▼

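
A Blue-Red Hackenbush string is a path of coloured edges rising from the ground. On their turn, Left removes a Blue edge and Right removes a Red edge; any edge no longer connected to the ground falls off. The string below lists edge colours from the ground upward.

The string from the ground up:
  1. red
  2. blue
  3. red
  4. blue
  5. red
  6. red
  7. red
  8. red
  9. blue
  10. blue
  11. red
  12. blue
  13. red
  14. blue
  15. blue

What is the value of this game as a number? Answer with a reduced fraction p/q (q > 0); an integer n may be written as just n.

v_1 [r]  L=[∅]  R=[0]  — -1
v_2 [rb]  L=[-1]  R=[0]  — -1/2
v_3 [rbr]  L=[-1]  R=[-1/2,0]  — -3/4
v_4 [rbrb]  L=[-1,-3/4]  R=[-1/2,0]  — -5/8
v_5 [rbrbr]  L=[-1,-3/4]  R=[-5/8,-1/2,0]  — -11/16
v_6 [rbrbrr]  L=[-1,-3/4]  R=[-11/16,-5/8,-1/2,0]  — -23/32
v_7 [rbrbrrr]  L=[-1,-3/4]  R=[-23/32,-11/16,-5/8,-1/2,0]  — -47/64
v_8 [rbrbrrrr]  L=[-1,-3/4]  R=[-47/64,-23/32,-11/16,-5/8,-1/2,0]  — -95/128
v_9 [rbrbrrrrb]  L=[-1,-3/4,-95/128]  R=[-47/64,-23/32,-11/16,-5/8,-1/2,0]  — -189/256
v_10 [rbrbrrrrbb]  L=[-1,-3/4,-95/128,-189/256]  R=[-47/64,-23/32,-11/16,-5/8,-1/2,0]  — -377/512
v_11 [rbrbrrrrbbr]  L=[-1,-3/4,-95/128,-189/256]  R=[-377/512,-47/64,-23/32,-11/16,-5/8,-1/2,0]  — -755/1024
v_12 [rbrbrrrrbbrb]  L=[-1,-3/4,-95/128,-189/256,-755/1024]  R=[-377/512,-47/64,-23/32,-11/16,-5/8,-1/2,0]  — -1509/2048
v_13 [rbrbrrrrbbrbr]  L=[-1,-3/4,-95/128,-189/256,-755/1024]  R=[-1509/2048,-377/512,-47/64,-23/32,-11/16,-5/8,-1/2,0]  — -3019/4096
v_14 [rbrbrrrrbbrbrb]  L=[-1,-3/4,-95/128,-189/256,-755/1024,-3019/4096]  R=[-1509/2048,-377/512,-47/64,-23/32,-11/16,-5/8,-1/2,0]  — -6037/8192
v_15 [rbrbrrrrbbrbrbb]  L=[-1,-3/4,-95/128,-189/256,-755/1024,-3019/4096,-6037/8192]  R=[-1509/2048,-377/512,-47/64,-23/32,-11/16,-5/8,-1/2,0]  — -12073/16384

-12073/16384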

▲

◆ **Activity**
Restate the records above word for word, omitting nothing.

◆ **Solution for this problem**
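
A Blue-Red Hackenbush string is a path of coloured edges rising from the ground. On their turn, Left removes a Blue edge and Right removes a Red edge; any edge no longer connected to the ground falls off. The string below lists edge colours from the ground upward.

The string from the ground up:
  1. red
  2. blue
  3. red
  4. blue
  5. red
  6. red
  7. red
  8. red
  9. blue
  10. blue
  11. red
  12. blue
  13. red
  14. blue
  15. blue

What is the value of this game as a number? Answer with a reduced fraction p/q (q > 0); an integer n may be written as just n.

v_1 [r]  L=[∅]  R=[0]  — -1
v_2 [rb]  L=[-1]  R=[0]  — -1/2
v_3 [rbr]  L=[-1]  R=[-1/2,0]  — -3/4
v_4 [rbrb]  L=[-1,-3/4]  R=[-1/2,0]  — -5/8
v_5 [rbrbr]  L=[-1,-3/4]  R=[-5/8,-1/2,0]  — -11/16
v_6 [rbrbrr]  L=[-1,-3/4]  R=[-11/16,-5/8,-1/2,0]  — -23/32
v_7 [rbrbrrr]  L=[-1,-3/4]  R=[-23/32,-11/16,-5/8,-1/2,0]  — -47/64
v_8 [rbrbrrrr]  L=[-1,-3/4]  R=[-47/64,-23/32,-11/16,-5/8,-1/2,0]  — -95/128
v_9 [rbrbrrrrb]  L=[-1,-3/4,-95/128]  R=[-47/64,-23/32,-11/16,-5/8,-1/2,0]  — -189/256
v_10 [rbrbrrrrbb]  L=[-1,-3/4,-95/128,-189/256]  R=[-47/64,-23/32,-11/16,-5/8,-1/2,0]  — -377/512
v_11 [rbrbrrrrbbr]  L=[-1,-3/4,-95/128,-189/256]  R=[-377/512,-47/64,-23/32,-11/16,-5/8,-1/2,0]  — -755/1024
v_12 [rbrbrrrrbbrb]  L=[-1,-3/4,-95/128,-189/256,-755/1024]  R=[-377/512,-47/64,-23/32,-11/16,-5/8,-1/2,0]  — -1509/2048
v_13 [rbrbrrrrbbrbr]  L=[-1,-3/4,-95/128,-189/256,-755/1024]  R=[-1509/2048,-377/512,-47/64,-23/32,-11/16,-5/8,-1/2,0]  — -3019/4096
v_14 [rbrbrrrrbbrbrb]  L=[-1,-3/4,-95/128,-189/256,-755/1024,-3019/4096]  R=[-1509/2048,-377/512,-47/64,-23/32,-11/16,-5/8,-1/2,0]  — -6037/8192
v_15 [rbrbrrrrbbrbrbb]  L=[-1,-3/4,-95/128,-189/256,-755/1024,-3019/4096,-6037/8192]  R=[-1509/2048,-377/512,-47/64,-23/32,-11/16,-5/8,-1/2,0]  — -12073/16384

-12073/16384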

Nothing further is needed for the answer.